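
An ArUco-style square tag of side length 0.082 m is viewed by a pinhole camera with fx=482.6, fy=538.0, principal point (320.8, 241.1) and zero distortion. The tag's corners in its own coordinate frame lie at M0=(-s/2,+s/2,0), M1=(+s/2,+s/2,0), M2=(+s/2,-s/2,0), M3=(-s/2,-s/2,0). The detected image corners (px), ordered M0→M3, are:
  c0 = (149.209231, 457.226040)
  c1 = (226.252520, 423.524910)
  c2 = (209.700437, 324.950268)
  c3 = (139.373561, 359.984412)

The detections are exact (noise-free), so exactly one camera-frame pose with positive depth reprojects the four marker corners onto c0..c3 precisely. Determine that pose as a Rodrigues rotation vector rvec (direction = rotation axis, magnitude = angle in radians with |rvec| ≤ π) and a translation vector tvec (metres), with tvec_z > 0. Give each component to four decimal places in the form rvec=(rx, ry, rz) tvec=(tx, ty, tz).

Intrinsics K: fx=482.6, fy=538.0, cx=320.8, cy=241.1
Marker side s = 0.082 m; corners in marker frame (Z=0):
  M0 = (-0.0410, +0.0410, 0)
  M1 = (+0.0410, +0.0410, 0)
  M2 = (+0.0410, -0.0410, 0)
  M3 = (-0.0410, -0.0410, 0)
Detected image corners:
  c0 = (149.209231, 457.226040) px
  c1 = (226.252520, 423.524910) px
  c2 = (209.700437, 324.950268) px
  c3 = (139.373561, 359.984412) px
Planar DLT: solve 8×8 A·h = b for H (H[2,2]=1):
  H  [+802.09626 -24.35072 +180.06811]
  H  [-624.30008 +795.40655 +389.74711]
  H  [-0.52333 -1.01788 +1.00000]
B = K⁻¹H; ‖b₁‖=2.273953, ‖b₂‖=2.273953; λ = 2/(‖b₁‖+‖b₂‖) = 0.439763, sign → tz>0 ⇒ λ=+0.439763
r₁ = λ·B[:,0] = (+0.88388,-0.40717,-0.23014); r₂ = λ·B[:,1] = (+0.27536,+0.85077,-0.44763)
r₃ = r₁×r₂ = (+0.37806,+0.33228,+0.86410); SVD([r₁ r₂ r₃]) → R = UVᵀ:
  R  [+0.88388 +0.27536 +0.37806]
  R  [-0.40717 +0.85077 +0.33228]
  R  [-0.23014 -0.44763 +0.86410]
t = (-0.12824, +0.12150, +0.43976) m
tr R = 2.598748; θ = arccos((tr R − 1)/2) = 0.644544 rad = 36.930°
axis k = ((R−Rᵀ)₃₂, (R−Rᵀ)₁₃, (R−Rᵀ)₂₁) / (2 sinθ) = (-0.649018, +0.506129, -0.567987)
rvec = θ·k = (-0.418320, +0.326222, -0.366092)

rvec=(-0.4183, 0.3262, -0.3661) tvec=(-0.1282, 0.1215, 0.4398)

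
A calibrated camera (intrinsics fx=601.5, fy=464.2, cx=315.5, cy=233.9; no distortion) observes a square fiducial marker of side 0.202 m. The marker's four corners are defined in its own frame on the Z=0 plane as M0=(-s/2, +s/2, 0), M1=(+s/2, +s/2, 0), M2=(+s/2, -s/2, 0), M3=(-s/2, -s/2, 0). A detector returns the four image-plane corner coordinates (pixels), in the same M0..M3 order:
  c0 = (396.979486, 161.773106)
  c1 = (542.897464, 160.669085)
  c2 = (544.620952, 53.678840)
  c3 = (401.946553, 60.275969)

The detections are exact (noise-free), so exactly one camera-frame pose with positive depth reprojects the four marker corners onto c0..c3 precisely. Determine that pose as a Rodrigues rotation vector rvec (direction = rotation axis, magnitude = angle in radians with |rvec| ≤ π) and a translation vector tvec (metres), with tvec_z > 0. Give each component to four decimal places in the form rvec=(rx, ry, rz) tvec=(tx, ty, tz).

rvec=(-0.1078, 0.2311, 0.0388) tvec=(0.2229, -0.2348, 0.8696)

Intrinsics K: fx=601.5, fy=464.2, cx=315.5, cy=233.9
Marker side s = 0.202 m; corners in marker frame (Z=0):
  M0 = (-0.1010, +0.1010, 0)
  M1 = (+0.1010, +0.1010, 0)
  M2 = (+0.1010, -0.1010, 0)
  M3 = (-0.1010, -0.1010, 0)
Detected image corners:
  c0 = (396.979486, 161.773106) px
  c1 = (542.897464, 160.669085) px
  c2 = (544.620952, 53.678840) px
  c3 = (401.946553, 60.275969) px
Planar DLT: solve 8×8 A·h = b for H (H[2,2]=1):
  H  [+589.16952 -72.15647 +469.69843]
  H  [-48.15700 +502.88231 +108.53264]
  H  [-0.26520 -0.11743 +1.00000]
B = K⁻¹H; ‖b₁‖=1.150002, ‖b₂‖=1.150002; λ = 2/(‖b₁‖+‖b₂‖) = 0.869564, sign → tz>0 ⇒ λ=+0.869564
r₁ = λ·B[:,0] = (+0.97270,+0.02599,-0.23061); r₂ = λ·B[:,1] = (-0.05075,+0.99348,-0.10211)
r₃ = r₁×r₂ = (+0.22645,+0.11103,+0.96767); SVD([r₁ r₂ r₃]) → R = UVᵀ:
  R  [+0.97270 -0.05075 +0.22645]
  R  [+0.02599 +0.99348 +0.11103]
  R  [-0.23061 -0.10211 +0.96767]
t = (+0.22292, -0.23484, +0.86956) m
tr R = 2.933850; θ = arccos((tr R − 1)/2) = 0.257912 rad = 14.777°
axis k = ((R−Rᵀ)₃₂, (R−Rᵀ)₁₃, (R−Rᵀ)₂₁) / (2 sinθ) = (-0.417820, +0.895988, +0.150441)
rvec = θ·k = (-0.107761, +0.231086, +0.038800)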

***

Return the lines above exactly, keeping every word.

Response below:
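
An ArUco-style square tag of side length 0.082 m is viewed by a pinhole camera with fx=482.6, fy=538.0, principal point (320.8, 241.1) and zero distortion. The tag's corners in its own coordinate frame lie at M0=(-s/2,+s/2,0), M1=(+s/2,+s/2,0), M2=(+s/2,-s/2,0), M3=(-s/2,-s/2,0). The detected image corners (px), ordered M0→M3, are:
  c0 = (149.209231, 457.226040)
  c1 = (226.252520, 423.524910)
  c2 = (209.700437, 324.950268)
  c3 = (139.373561, 359.984412)

The detections are exact (noise-free), so exactly one camera-frame pose with positive depth reprojects the four marker corners onto c0..c3 precisely. Determine that pose as a Rodrigues rotation vector rvec (direction = rotation axis, magnitude = angle in radians with |rvec| ≤ π) and a translation vector tvec (metres), with tvec_z > 0. Give each component to four decimal places in the form rvec=(rx, ry, rz) tvec=(tx, ty, tz).

Intrinsics K: fx=482.6, fy=538.0, cx=320.8, cy=241.1
Marker side s = 0.082 m; corners in marker frame (Z=0):
  M0 = (-0.0410, +0.0410, 0)
  M1 = (+0.0410, +0.0410, 0)
  M2 = (+0.0410, -0.0410, 0)
  M3 = (-0.0410, -0.0410, 0)
Detected image corners:
  c0 = (149.209231, 457.226040) px
  c1 = (226.252520, 423.524910) px
  c2 = (209.700437, 324.950268) px
  c3 = (139.373561, 359.984412) px
Planar DLT: solve 8×8 A·h = b for H (H[2,2]=1):
  H  [+802.09626 -24.35072 +180.06811]
  H  [-624.30008 +795.40655 +389.74711]
  H  [-0.52333 -1.01788 +1.00000]
B = K⁻¹H; ‖b₁‖=2.273953, ‖b₂‖=2.273953; λ = 2/(‖b₁‖+‖b₂‖) = 0.439763, sign → tz>0 ⇒ λ=+0.439763
r₁ = λ·B[:,0] = (+0.88388,-0.40717,-0.23014); r₂ = λ·B[:,1] = (+0.27536,+0.85077,-0.44763)
r₃ = r₁×r₂ = (+0.37806,+0.33228,+0.86410); SVD([r₁ r₂ r₃]) → R = UVᵀ:
  R  [+0.88388 +0.27536 +0.37806]
  R  [-0.40717 +0.85077 +0.33228]
  R  [-0.23014 -0.44763 +0.86410]
t = (-0.12824, +0.12150, +0.43976) m
tr R = 2.598748; θ = arccos((tr R − 1)/2) = 0.644544 rad = 36.930°
axis k = ((R−Rᵀ)₃₂, (R−Rᵀ)₁₃, (R−Rᵀ)₂₁) / (2 sinθ) = (-0.649018, +0.506129, -0.567987)
rvec = θ·k = (-0.418320, +0.326222, -0.366092)

rvec=(-0.4183, 0.3262, -0.3661) tvec=(-0.1282, 0.1215, 0.4398)

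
A calibrated camera (intrinsics fx=601.5, fy=464.2, cx=315.5, cy=233.9; no distortion) observes a square fiducial marker of side 0.202 m. The marker's four corners are defined in its own frame on the Z=0 plane as M0=(-s/2, +s/2, 0), M1=(+s/2, +s/2, 0), M2=(+s/2, -s/2, 0), M3=(-s/2, -s/2, 0). A detector returns the four image-plane corner coordinates (pixels), in the same M0..M3 order:
  c0 = (396.979486, 161.773106)
  c1 = (542.897464, 160.669085)
  c2 = (544.620952, 53.678840)
  c3 = (401.946553, 60.275969)

The detections are exact (noise-free), so exactly one camera-frame pose with positive depth reprojects the four marker corners onto c0..c3 precisely. Determine that pose as a Rodrigues rotation vector rvec (direction = rotation axis, magnitude = angle in radians with |rvec| ≤ π) and a translation vector tvec (metres), with tvec_z > 0. Give each component to four decimal places in the form rvec=(rx, ry, rz) tvec=(tx, ty, tz).

rvec=(-0.1078, 0.2311, 0.0388) tvec=(0.2229, -0.2348, 0.8696)

Intrinsics K: fx=601.5, fy=464.2, cx=315.5, cy=233.9
Marker side s = 0.202 m; corners in marker frame (Z=0):
  M0 = (-0.1010, +0.1010, 0)
  M1 = (+0.1010, +0.1010, 0)
  M2 = (+0.1010, -0.1010, 0)
  M3 = (-0.1010, -0.1010, 0)
Detected image corners:
  c0 = (396.979486, 161.773106) px
  c1 = (542.897464, 160.669085) px
  c2 = (544.620952, 53.678840) px
  c3 = (401.946553, 60.275969) px
Planar DLT: solve 8×8 A·h = b for H (H[2,2]=1):
  H  [+589.16952 -72.15647 +469.69843]
  H  [-48.15700 +502.88231 +108.53264]
  H  [-0.26520 -0.11743 +1.00000]
B = K⁻¹H; ‖b₁‖=1.150002, ‖b₂‖=1.150002; λ = 2/(‖b₁‖+‖b₂‖) = 0.869564, sign → tz>0 ⇒ λ=+0.869564
r₁ = λ·B[:,0] = (+0.97270,+0.02599,-0.23061); r₂ = λ·B[:,1] = (-0.05075,+0.99348,-0.10211)
r₃ = r₁×r₂ = (+0.22645,+0.11103,+0.96767); SVD([r₁ r₂ r₃]) → R = UVᵀ:
  R  [+0.97270 -0.05075 +0.22645]
  R  [+0.02599 +0.99348 +0.11103]
  R  [-0.23061 -0.10211 +0.96767]
t = (+0.22292, -0.23484, +0.86956) m
tr R = 2.933850; θ = arccos((tr R − 1)/2) = 0.257912 rad = 14.777°
axis k = ((R−Rᵀ)₃₂, (R−Rᵀ)₁₃, (R−Rᵀ)₂₁) / (2 sinθ) = (-0.417820, +0.895988, +0.150441)
rvec = θ·k = (-0.107761, +0.231086, +0.038800)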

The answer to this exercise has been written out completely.